### [REQUIREMENT]
Write out every single entry exactly.

### [DATA FOR REVIEW]
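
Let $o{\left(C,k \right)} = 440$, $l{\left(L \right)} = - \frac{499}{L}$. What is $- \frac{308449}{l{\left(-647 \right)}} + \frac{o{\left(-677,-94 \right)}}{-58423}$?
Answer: $- \frac{11659274024329}{29153077} \approx -3.9993 \cdot 10^{5}$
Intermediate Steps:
$- \frac{308449}{l{\left(-647 \right)}} + \frac{o{\left(-677,-94 \right)}}{-58423} = - \frac{308449}{\left(-499\right) \frac{1}{-647}} + \frac{440}{-58423} = - \frac{308449}{\left(-499\right) \left(- \frac{1}{647}\right)} + 440 \left(- \frac{1}{58423}\right) = - \frac{308449}{\frac{499}{647}} - \frac{440}{58423} = \left(-308449\right) \frac{647}{499} - \frac{440}{58423} = - \frac{199566503}{499} - \frac{440}{58423} = - \frac{11659274024329}{29153077}$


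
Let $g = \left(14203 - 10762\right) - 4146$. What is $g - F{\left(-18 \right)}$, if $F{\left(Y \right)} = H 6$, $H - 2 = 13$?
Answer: $-795$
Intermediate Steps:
$H = 15$ ($H = 2 + 13 = 15$)
$g = -705$ ($g = 3441 - 4146 = -705$)
$F{\left(Y \right)} = 90$ ($F{\left(Y \right)} = 15 \cdot 6 = 90$)
$g - F{\left(-18 \right)} = -705 - 90 = -795$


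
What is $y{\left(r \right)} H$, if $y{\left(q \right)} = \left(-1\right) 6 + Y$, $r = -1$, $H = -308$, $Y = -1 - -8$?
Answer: $-308$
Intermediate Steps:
$Y = 7$ ($Y = -1 + 8 = 7$)
$y{\left(q \right)} = 1$ ($y{\left(q \right)} = \left(-1\right) 6 + 7 = -6 + 7 = 1$)
$y{\left(r \right)} H = 1 \left(-308\right) = -308$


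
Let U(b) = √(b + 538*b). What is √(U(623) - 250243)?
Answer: √(-250243 + 7*√6853) ≈ 499.66*I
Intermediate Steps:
U(b) = 7*√11*√b (U(b) = √(539*b) = 7*√11*√b)
√(U(623) - 250243) = √(7*√11*√623 - 250243) = √(7*√6853 - 250243) = √(-250243 + 7*√6853)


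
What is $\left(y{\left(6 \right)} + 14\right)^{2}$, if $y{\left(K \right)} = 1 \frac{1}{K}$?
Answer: $\frac{7225}{36} \approx 200.69$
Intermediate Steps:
$y{\left(K \right)} = \frac{1}{K}$
$\left(y{\left(6 \right)} + 14\right)^{2} = \left(\frac{1}{6} + 14\right)^{2} = \left(\frac{85}{6}\right)^{2} = \frac{7225}{36}$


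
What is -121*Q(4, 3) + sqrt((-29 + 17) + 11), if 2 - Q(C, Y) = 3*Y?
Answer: 847 + I ≈ 847.0 + 1.0*I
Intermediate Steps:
Q(C, Y) = 2 - 3*Y
-121*Q(4, 3) + sqrt((-29 + 17) + 11) = -121*(2 - 3*3) + sqrt((-29 + 17) + 11) = -121*(2 - 9) + sqrt(-12 + 11) = -121*(-7) + sqrt(-1) = 847 + I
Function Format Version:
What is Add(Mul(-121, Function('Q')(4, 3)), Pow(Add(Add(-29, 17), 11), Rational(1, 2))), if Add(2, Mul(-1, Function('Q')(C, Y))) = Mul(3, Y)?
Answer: Add(847, I) ≈ Add(847.00, Mul(1.0000, I))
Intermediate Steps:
Function('Q')(C, Y) = Add(2, Mul(-3, Y)) (Function('Q')(C, Y) = Add(2, Mul(-1, Mul(3, Y))) = Add(2, Mul(-3, Y)))
Add(Mul(-121, Function('Q')(4, 3)), Pow(Add(Add(-29, 17), 11), Rational(1, 2))) = Add(Mul(-121, Add(2, Mul(-3, 3))), Pow(Add(Add(-29, 17), 11), Rational(1, 2))) = Add(Mul(-121, Add(2, -9)), Pow(Add(-12, 11), Rational(1, 2))) = Add(Mul(-121, -7), Pow(-1, Rational(1, 2))) = Add(847, I)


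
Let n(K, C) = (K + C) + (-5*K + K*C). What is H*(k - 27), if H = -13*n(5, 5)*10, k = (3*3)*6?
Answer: -35100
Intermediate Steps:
n(K, C) = C - 4*K + C*K (n(K, C) = (C + K) + (-5*K + C*K) = C - 4*K + C*K)
k = 54 (k = 9*6 = 54)
H = -1300 (H = -13*(5 - 4*5 + 5*5)*10 = -13*(5 - 20 + 25)*10 = -13*10*10 = -130*10 = -1300)
H*(k - 27) = -1300*(54 - 27) = -1300*27 = -35100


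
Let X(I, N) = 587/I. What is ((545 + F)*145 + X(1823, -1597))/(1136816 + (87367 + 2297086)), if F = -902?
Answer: -94367008/6419273387 ≈ -0.014701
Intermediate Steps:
((545 + F)*145 + X(1823, -1597))/(1136816 + (87367 + 2297086)) = ((545 - 902)*145 + 587/1823)/(1136816 + (87367 + 2297086)) = (-357*145 + 587*(1/1823))/(1136816 + 2384453) = (-51765 + 587/1823)/3521269 = -94367008/1823*1/3521269 = -94367008/6419273387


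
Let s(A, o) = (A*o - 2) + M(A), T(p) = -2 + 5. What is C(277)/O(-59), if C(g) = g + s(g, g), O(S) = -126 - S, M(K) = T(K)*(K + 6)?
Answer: -77853/67 ≈ -1162.0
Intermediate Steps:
T(p) = 3
M(K) = 18 + 3*K (M(K) = 3*(K + 6) = 3*(6 + K) = 18 + 3*K)
s(A, o) = 16 + 3*A + A*o (s(A, o) = (A*o - 2) + (18 + 3*A) = (-2 + A*o) + (18 + 3*A) = 16 + 3*A + A*o)
C(g) = 16 + g**2 + 4*g (C(g) = g + (16 + 3*g + g*g) = g + (16 + 3*g + g**2) = g + (16 + g**2 + 3*g) = 16 + g**2 + 4*g)
C(277)/O(-59) = (16 + 277**2 + 4*277)/(-126 - 1*(-59)) = (16 + 76729 + 1108)/(-126 + 59) = 77853/(-67) = 77853*(-1/67) = -77853/67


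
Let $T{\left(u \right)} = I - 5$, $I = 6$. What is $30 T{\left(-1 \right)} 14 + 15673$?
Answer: $16093$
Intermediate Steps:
$T{\left(u \right)} = 1$ ($T{\left(u \right)} = 6 - 5 = 1$)
$30 T{\left(-1 \right)} 14 + 15673 = 30 \cdot 1 \cdot 14 + 15673 = 30 \cdot 14 + 15673 = 420 + 15673 = 16093$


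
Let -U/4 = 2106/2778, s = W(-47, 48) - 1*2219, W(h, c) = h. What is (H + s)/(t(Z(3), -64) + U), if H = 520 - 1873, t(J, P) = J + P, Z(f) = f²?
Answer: 1675597/26869 ≈ 62.362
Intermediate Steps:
H = -1353
s = -2266 (s = -47 - 1*2219 = -47 - 2219 = -2266)
U = -1404/463 (U = -8424/2778 = -4*351/463 = -1404/463 ≈ -3.0324)
(H + s)/(t(Z(3), -64) + U) = (-1353 - 2266)/((3² - 64) - 1404/463) = -3619/((9 - 64) - 1404/463) = -3619/(-55 - 1404/463) = -3619/(-26869/463) = -3619*(-463/26869) = 1675597/26869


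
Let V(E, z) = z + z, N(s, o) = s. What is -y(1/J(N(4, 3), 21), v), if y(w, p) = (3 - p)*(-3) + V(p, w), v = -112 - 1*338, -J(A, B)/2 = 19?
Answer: 25822/19 ≈ 1359.1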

### [WRITTEN RESPONSE]
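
Let $o{\left(C,k \right)} = 440$, $l{\left(L \right)} = - \frac{499}{L}$. What is $- \frac{308449}{l{\left(-647 \right)}} + \frac{o{\left(-677,-94 \right)}}{-58423}$?
Answer: $- \frac{11659274024329}{29153077} \approx -3.9993 \cdot 10^{5}$
Intermediate Steps:
$- \frac{308449}{l{\left(-647 \right)}} + \frac{o{\left(-677,-94 \right)}}{-58423} = - \frac{308449}{\left(-499\right) \frac{1}{-647}} + \frac{440}{-58423} = - \frac{308449}{\left(-499\right) \left(- \frac{1}{647}\right)} + 440 \left(- \frac{1}{58423}\right) = - \frac{308449}{\frac{499}{647}} - \frac{440}{58423} = \left(-308449\right) \frac{647}{499} - \frac{440}{58423} = - \frac{199566503}{499} - \frac{440}{58423} = - \frac{11659274024329}{29153077}$


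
Let $g = \left(14203 - 10762\right) - 4146$. What is $g - F{\left(-18 \right)}$, if $F{\left(Y \right)} = H 6$, $H - 2 = 13$?
Answer: $-795$
Intermediate Steps:
$H = 15$ ($H = 2 + 13 = 15$)
$g = -705$ ($g = 3441 - 4146 = -705$)
$F{\left(Y \right)} = 90$ ($F{\left(Y \right)} = 15 \cdot 6 = 90$)
$g - F{\left(-18 \right)} = -705 - 90 = -795$


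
What is $y{\left(r \right)} H$, if $y{\left(q \right)} = \left(-1\right) 6 + Y$, $r = -1$, $H = -308$, $Y = -1 - -8$?
Answer: $-308$
Intermediate Steps:
$Y = 7$ ($Y = -1 + 8 = 7$)
$y{\left(q \right)} = 1$ ($y{\left(q \right)} = \left(-1\right) 6 + 7 = -6 + 7 = 1$)
$y{\left(r \right)} H = 1 \left(-308\right) = -308$


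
Let U(b) = √(b + 538*b). What is √(U(623) - 250243)?
Answer: √(-250243 + 7*√6853) ≈ 499.66*I
Intermediate Steps:
U(b) = 7*√11*√b (U(b) = √(539*b) = 7*√11*√b)
√(U(623) - 250243) = √(7*√11*√623 - 250243) = √(7*√6853 - 250243) = √(-250243 + 7*√6853)


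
What is $\left(y{\left(6 \right)} + 14\right)^{2}$, if $y{\left(K \right)} = 1 \frac{1}{K}$?
Answer: $\frac{7225}{36} \approx 200.69$
Intermediate Steps:
$y{\left(K \right)} = \frac{1}{K}$
$\left(y{\left(6 \right)} + 14\right)^{2} = \left(\frac{1}{6} + 14\right)^{2} = \left(\frac{85}{6}\right)^{2} = \frac{7225}{36}$


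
What is -121*Q(4, 3) + sqrt((-29 + 17) + 11), if 2 - Q(C, Y) = 3*Y?
Answer: 847 + I ≈ 847.0 + 1.0*I
Intermediate Steps:
Q(C, Y) = 2 - 3*Y
-121*Q(4, 3) + sqrt((-29 + 17) + 11) = -121*(2 - 3*3) + sqrt((-29 + 17) + 11) = -121*(2 - 9) + sqrt(-12 + 11) = -121*(-7) + sqrt(-1) = 847 + I
Function Format Version:
What is Add(Mul(-121, Function('Q')(4, 3)), Pow(Add(Add(-29, 17), 11), Rational(1, 2))), if Add(2, Mul(-1, Function('Q')(C, Y))) = Mul(3, Y)?
Answer: Add(847, I) ≈ Add(847.00, Mul(1.0000, I))
Intermediate Steps:
Function('Q')(C, Y) = Add(2, Mul(-3, Y)) (Function('Q')(C, Y) = Add(2, Mul(-1, Mul(3, Y))) = Add(2, Mul(-3, Y)))
Add(Mul(-121, Function('Q')(4, 3)), Pow(Add(Add(-29, 17), 11), Rational(1, 2))) = Add(Mul(-121, Add(2, Mul(-3, 3))), Pow(Add(Add(-29, 17), 11), Rational(1, 2))) = Add(Mul(-121, Add(2, -9)), Pow(Add(-12, 11), Rational(1, 2))) = Add(Mul(-121, -7), Pow(-1, Rational(1, 2))) = Add(847, I)


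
Let n(K, C) = (K + C) + (-5*K + K*C). What is H*(k - 27), if H = -13*n(5, 5)*10, k = (3*3)*6?
Answer: -35100
Intermediate Steps:
n(K, C) = C - 4*K + C*K (n(K, C) = (C + K) + (-5*K + C*K) = C - 4*K + C*K)
k = 54 (k = 9*6 = 54)
H = -1300 (H = -13*(5 - 4*5 + 5*5)*10 = -13*(5 - 20 + 25)*10 = -13*10*10 = -130*10 = -1300)
H*(k - 27) = -1300*(54 - 27) = -1300*27 = -35100


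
Let X(I, N) = 587/I. What is ((545 + F)*145 + X(1823, -1597))/(1136816 + (87367 + 2297086)), if F = -902?
Answer: -94367008/6419273387 ≈ -0.014701
Intermediate Steps:
((545 + F)*145 + X(1823, -1597))/(1136816 + (87367 + 2297086)) = ((545 - 902)*145 + 587/1823)/(1136816 + (87367 + 2297086)) = (-357*145 + 587*(1/1823))/(1136816 + 2384453) = (-51765 + 587/1823)/3521269 = -94367008/1823*1/3521269 = -94367008/6419273387


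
Let s(A, o) = (A*o - 2) + M(A), T(p) = -2 + 5. What is C(277)/O(-59), if C(g) = g + s(g, g), O(S) = -126 - S, M(K) = T(K)*(K + 6)?
Answer: -77853/67 ≈ -1162.0
Intermediate Steps:
T(p) = 3
M(K) = 18 + 3*K (M(K) = 3*(K + 6) = 3*(6 + K) = 18 + 3*K)
s(A, o) = 16 + 3*A + A*o (s(A, o) = (A*o - 2) + (18 + 3*A) = (-2 + A*o) + (18 + 3*A) = 16 + 3*A + A*o)
C(g) = 16 + g**2 + 4*g (C(g) = g + (16 + 3*g + g*g) = g + (16 + 3*g + g**2) = g + (16 + g**2 + 3*g) = 16 + g**2 + 4*g)
C(277)/O(-59) = (16 + 277**2 + 4*277)/(-126 - 1*(-59)) = (16 + 76729 + 1108)/(-126 + 59) = 77853/(-67) = 77853*(-1/67) = -77853/67


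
Let $T{\left(u \right)} = I - 5$, $I = 6$. What is $30 T{\left(-1 \right)} 14 + 15673$?
Answer: $16093$
Intermediate Steps:
$T{\left(u \right)} = 1$ ($T{\left(u \right)} = 6 - 5 = 1$)
$30 T{\left(-1 \right)} 14 + 15673 = 30 \cdot 1 \cdot 14 + 15673 = 30 \cdot 14 + 15673 = 420 + 15673 = 16093$


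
Let -U/4 = 2106/2778, s = W(-47, 48) - 1*2219, W(h, c) = h. What is (H + s)/(t(Z(3), -64) + U), if H = 520 - 1873, t(J, P) = J + P, Z(f) = f²?
Answer: 1675597/26869 ≈ 62.362
Intermediate Steps:
H = -1353
s = -2266 (s = -47 - 1*2219 = -47 - 2219 = -2266)
U = -1404/463 (U = -8424/2778 = -4*351/463 = -1404/463 ≈ -3.0324)
(H + s)/(t(Z(3), -64) + U) = (-1353 - 2266)/((3² - 64) - 1404/463) = -3619/((9 - 64) - 1404/463) = -3619/(-55 - 1404/463) = -3619/(-26869/463) = -3619*(-463/26869) = 1675597/26869


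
Let V(E, z) = z + z, N(s, o) = s. What is -y(1/J(N(4, 3), 21), v), if y(w, p) = (3 - p)*(-3) + V(p, w), v = -112 - 1*338, -J(A, B)/2 = 19?
Answer: 25822/19 ≈ 1359.1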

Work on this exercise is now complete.